Copy out all lines from the entries below in which "windows" occurs.

Saved data entries
== Segment start ==
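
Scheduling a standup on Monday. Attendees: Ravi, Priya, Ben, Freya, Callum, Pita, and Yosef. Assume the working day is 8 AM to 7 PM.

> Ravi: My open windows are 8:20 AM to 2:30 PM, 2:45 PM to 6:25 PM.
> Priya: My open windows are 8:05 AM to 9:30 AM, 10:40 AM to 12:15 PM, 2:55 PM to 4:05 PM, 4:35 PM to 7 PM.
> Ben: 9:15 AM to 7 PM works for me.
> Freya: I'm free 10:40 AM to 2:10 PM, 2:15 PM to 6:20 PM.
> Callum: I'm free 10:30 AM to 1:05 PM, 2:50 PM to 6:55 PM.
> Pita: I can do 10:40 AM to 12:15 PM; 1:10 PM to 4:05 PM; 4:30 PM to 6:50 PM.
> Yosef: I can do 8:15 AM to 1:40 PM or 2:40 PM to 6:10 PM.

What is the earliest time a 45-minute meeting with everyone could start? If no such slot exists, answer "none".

10:40

Ravi ∩ Priya: 08:20-09:30, 10:40-12:15, 14:55-16:05, 16:35-18:25.
Ravi ∩ Priya ∩ Ben: 09:15-09:30, 10:40-12:15, 14:55-16:05, 16:35-18:25.
Ravi ∩ Priya ∩ Ben ∩ Freya: 10:40-12:15, 14:55-16:05, 16:35-18:20.
Ravi ∩ Priya ∩ Ben ∩ Freya ∩ Callum: 10:40-12:15, 14:55-16:05, 16:35-18:20.
Ravi ∩ Priya ∩ Ben ∩ Freya ∩ Callum ∩ Pita: 10:40-12:15, 14:55-16:05, 16:35-18:20.
Ravi ∩ Priya ∩ Ben ∩ Freya ∩ Callum ∩ Pita ∩ Yosef: 10:40-12:15, 14:55-16:05, 16:35-18:10.
The first common window of at least 45 minutes is 10:40-12:15, so the earliest start is 10:40.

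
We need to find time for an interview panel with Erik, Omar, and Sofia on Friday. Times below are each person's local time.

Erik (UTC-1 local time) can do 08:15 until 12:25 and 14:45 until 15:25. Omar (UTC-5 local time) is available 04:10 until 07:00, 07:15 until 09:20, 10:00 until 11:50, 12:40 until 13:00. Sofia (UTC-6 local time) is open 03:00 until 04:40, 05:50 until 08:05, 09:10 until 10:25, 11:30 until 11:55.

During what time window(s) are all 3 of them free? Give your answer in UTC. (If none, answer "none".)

09:15-10:40, 11:50-12:00, 12:15-13:25, 15:45-16:25

Erik in UTC: 09:15-13:25, 15:45-16:25 (add 1h to convert from UTC-1).
Omar in UTC: 09:10-12:00, 12:15-14:20, 15:00-16:50, 17:40-18:00 (add 5h to convert from UTC-5).
Sofia in UTC: 09:00-10:40, 11:50-14:05, 15:10-16:25, 17:30-17:55 (add 6h to convert from UTC-6).
Erik ∩ Omar: 09:15-12:00, 12:15-13:25, 15:45-16:25.
Erik ∩ Omar ∩ Sofia: 09:15-10:40, 11:50-12:00, 12:15-13:25, 15:45-16:25.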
== Segment end ==
**Response area:**
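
> Ravi: My open windows are 8:20 AM to 2:30 PM, 2:45 PM to 6:25 PM.
> Priya: My open windows are 8:05 AM to 9:30 AM, 10:40 AM to 12:15 PM, 2:55 PM to 4:05 PM, 4:35 PM to 7 PM.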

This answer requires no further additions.